Starting from the line with "Let X be nonnegative with E[X] = 9.", transcribe each line to the end of the records below. Copy them exactly and write nothing else.

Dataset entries
[Start of section]

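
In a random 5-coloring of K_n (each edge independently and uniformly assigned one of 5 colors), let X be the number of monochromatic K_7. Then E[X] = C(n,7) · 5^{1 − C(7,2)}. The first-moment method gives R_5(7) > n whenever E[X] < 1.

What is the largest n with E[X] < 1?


We need C(n, 7) · 5^{1 − 21} < 1, i.e. C(n, 7) < 5^{21 − 1} = 95367431640625.
Check values of n near the boundary:
  n = 335: C(335, 7) = 88202498238195; 88202498238195 < 95367431640625? YES
  n = 336: C(336, 7) = 90079147136880; 90079147136880 < 95367431640625? YES
  n = 337: C(337, 7) = 91989916924632; 91989916924632 < 95367431640625? YES
  n = 338: C(338, 7) = 93935323022736; 93935323022736 < 95367431640625? YES
  n = 339: C(339, 7) = 95915887062372; 95915887062372 < 95367431640625? NO
  n = 340: C(340, 7) = 97932136940560; 97932136940560 < 95367431640625? NO
  n = 341: C(341, 7) = 99984606876440; 99984606876440 < 95367431640625? NO
The largest n with C(n, 7) < 95367431640625 is n = 338 (where E[X] = 93935323022736/95367431640625 ≈ 0.984983). Hence R_5(7) > 338, i.e. R_5(7) ≥ 339.

Largest n = 338; hence R_5(7) > 338.


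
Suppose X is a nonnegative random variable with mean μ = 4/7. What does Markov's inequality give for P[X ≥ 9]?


μ = E[X] = 4/7, a = 9.
Markov: P[X ≥ 9] ≤ μ/a = (4/7)/9 = 4/63.
Numerically: ≈ 0.0635.
(Since a = 9 > μ = 0.5714, the bound 4/63 is < 1 and informative.)

P[X ≥ 9] ≤ 4/63 ≈ 0.0635.


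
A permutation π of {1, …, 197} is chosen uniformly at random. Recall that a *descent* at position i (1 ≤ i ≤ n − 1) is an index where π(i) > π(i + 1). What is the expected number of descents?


Write X = Σ X_I over i = 1, …, 196, with X_I the indicator of one descent.
There are 196 indicators.
For each fixed i, the pair (π(i), π(i+1)) is a uniformly random ordered pair of distinct values from {1, …, 197}; by symmetry P[π(i) > π(i+1)] = 1/2.
By linearity: E[X] = 196 · (1/2) = (197 − 1) · (1/2) = 98 ≈ 98.00000.

E[X] = 98 = 98.00000.


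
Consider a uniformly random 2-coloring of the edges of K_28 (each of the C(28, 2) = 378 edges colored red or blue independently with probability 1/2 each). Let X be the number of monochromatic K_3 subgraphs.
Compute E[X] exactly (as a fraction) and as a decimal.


Let X = Σ_S X_S over the C(28, 3) = 3276 subsets S of size 3, where X_S = 1 if the K_3 on S is monochromatic.
For a fixed S, the K_3 on S has C(3, 2) = 3 edges. P[all 3 edges red] = (1/2)^3, and likewise for blue, so P[monochromatic] = 2·(1/2)^3 = 2^{1 − 3} = 1/4.
By linearity: E[X] = C(28, 3) · 2^{1 − 3} = 3276 · 1/4 = 819.
Numerically: E[X] ≈ 819.000.

E[X] = C(28,3)·2^(1−C(3,2)) = 819 ≈ 819.000.


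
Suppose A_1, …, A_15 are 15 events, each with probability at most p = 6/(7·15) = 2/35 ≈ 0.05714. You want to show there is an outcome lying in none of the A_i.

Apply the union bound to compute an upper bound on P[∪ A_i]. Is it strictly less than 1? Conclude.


Union bound: P[∪_{i=1}^{15} A_i] ≤ Σ_i P[A_i] ≤ 15·p = 15·(2/35) = 6/7.
Numerically: 6/7 ≈ 0.85714.
Is 6/7 < 1? YES.
Since P[∪ A_i] ≤ 6/7 < 1, the complement has P[∩ A_i^c] ≥ 1 − 6/7 = 1/7 > 0, so some outcome avoids every A_i.

15·p = 6/7 ≈ 0.85714; existence CERTIFIED by the union bound.


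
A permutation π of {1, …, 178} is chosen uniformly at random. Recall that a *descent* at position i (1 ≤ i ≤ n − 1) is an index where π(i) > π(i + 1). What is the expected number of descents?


Write X = Σ X_I over i = 1, …, 177, with X_I the indicator of one descent.
There are 177 indicators.
For each fixed i, the pair (π(i), π(i+1)) is a uniformly random ordered pair of distinct values from {1, …, 178}; by symmetry P[π(i) > π(i+1)] = 1/2.
By linearity: E[X] = 177 · (1/2) = (178 − 1) · (1/2) = 177/2 ≈ 88.500000.

E[X] = 177/2 = 88.500000.


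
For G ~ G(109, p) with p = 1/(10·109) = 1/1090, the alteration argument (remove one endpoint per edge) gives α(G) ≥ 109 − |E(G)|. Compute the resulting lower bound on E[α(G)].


E[|E(G)|] = C(109, 2)·p = 5886 · (1/1090) = 27/5.
E[α(G)] ≥ n − E[|E(G)|] = 109 − 27/5 = 518/5.
Numerically: ≈ 103.60000.
(This is only a lower bound; the true E[α(G)] may be larger.)

E[α(G)] ≥ 518/5 ≈ 103.60000.


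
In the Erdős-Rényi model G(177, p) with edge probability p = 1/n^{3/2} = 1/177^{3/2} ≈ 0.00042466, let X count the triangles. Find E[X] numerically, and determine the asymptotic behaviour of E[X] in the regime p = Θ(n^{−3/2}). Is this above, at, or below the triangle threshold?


Number of potential triangles: C(177, 3) = 908600.
Each occurs with probability p³ ≈ (0.00042466)³ ≈ 7.6580871e-11.
By linearity: E[X] = C(177, 3)·p³ ≈ 908600 · 7.6580871e-11 ≈ 0.00007.
Since α = 3/2 > 1, p = c/n^{3/2} = o(1/n) is below the triangle threshold p ~ 1/n. Asymptotically E[X] ~ (c³/6)·n^{3(1−α)} = (1³/6)·n^{-1.5} → 0, so by Markov's inequality G has no triangles w.h.p.

E[X] ≈ 0.00007; in regime p = Θ(1/n^{3/2}) E[X] tends to 0 (below the triangle threshold p ~ 1/n).


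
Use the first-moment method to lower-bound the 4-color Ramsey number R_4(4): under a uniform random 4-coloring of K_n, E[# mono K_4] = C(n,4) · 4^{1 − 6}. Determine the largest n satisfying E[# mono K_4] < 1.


We need C(n, 4) · 4^{1 − 6} < 1, i.e. C(n, 4) < 4^{6 − 1} = 1024.
Check values of n near the boundary:
  n = 10: C(10, 4) = 210; 210 < 1024? YES
  n = 11: C(11, 4) = 330; 330 < 1024? YES
  n = 12: C(12, 4) = 495; 495 < 1024? YES
  n = 13: C(13, 4) = 715; 715 < 1024? YES
  n = 14: C(14, 4) = 1001; 1001 < 1024? YES
  n = 15: C(15, 4) = 1365; 1365 < 1024? NO
  n = 16: C(16, 4) = 1820; 1820 < 1024? NO
  n = 17: C(17, 4) = 2380; 2380 < 1024? NO
The largest n with C(n, 4) < 1024 is n = 14 (where E[X] = 1001/1024 ≈ 0.9775391). Hence R_4(4) > 14, i.e. R_4(4) ≥ 15.

Largest n = 14; hence R_4(4) > 14.


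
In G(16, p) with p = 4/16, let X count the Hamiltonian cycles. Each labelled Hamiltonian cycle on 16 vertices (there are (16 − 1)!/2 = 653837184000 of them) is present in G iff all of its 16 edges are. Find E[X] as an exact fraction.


K_16 has (16 − 1)!/2 = 653837184000 labelled Hamiltonian cycles.
For each such Hamiltonian cycle H, let X_H = 1 if all 16 edges of H are present in G. Then P[X_H = 1] = p^{16} = (1/4)^{16} = 1/4294967296.
By linearity of expectation: E[X] = Σ_H E[X_H] = 653837184000 · p^{16} = 653837184000 · 1/4294967296 = 638512875/4194304.
Numerically: E[X] ≈ 152.2.

E[X] = 653837184000 · (1/4)^{16} = 638512875/4194304 ≈ 152.2.


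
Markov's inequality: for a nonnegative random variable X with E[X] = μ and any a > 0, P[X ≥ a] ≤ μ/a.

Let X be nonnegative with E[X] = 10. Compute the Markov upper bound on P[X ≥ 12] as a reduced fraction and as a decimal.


μ = E[X] = 10, a = 12.
Markov: P[X ≥ 12] ≤ μ/a = (10)/12 = 5/6.
Numerically: ≈ 0.8333.
(Since a = 12 > μ = 10.0000, the bound 5/6 is < 1 and informative.)

P[X ≥ 12] ≤ 5/6 ≈ 0.8333.


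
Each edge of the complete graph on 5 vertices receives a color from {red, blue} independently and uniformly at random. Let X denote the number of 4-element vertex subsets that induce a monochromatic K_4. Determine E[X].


Let X = Σ_S X_S over the C(5, 4) = 5 subsets S of size 4, where X_S = 1 if the K_4 on S is monochromatic.
For a fixed S, the K_4 on S has C(4, 2) = 6 edges. P[all 6 edges red] = (1/2)^6, and likewise for blue, so P[monochromatic] = 2·(1/2)^6 = 2^{1 − 6} = 1/32.
By linearity: E[X] = C(5, 4) · 2^{1 − 6} = 5 · 1/32 = 5/32.
Numerically: E[X] ≈ 0.156250.

E[X] = C(5,4)·2^(1−C(4,2)) = 5/32 ≈ 0.156250.


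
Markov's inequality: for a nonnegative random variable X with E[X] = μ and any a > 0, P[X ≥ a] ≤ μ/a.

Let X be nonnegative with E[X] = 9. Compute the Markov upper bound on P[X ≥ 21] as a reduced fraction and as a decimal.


μ = E[X] = 9, a = 21.
Markov: P[X ≥ 21] ≤ μ/a = (9)/21 = 3/7.
Numerically: ≈ 0.4286.
(Since a = 21 > μ = 9.0000, the bound 3/7 is < 1 and informative.)

P[X ≥ 21] ≤ 3/7 ≈ 0.4286.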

[End of section]

> Output below
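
Let X be nonnegative with E[X] = 9. Compute the Markov upper bound on P[X ≥ 21] as a reduced fraction and as a decimal.


μ = E[X] = 9, a = 21.
Markov: P[X ≥ 21] ≤ μ/a = (9)/21 = 3/7.
Numerically: ≈ 0.4286.
(Since a = 21 > μ = 9.0000, the bound 3/7 is < 1 and informative.)

P[X ≥ 21] ≤ 3/7 ≈ 0.4286.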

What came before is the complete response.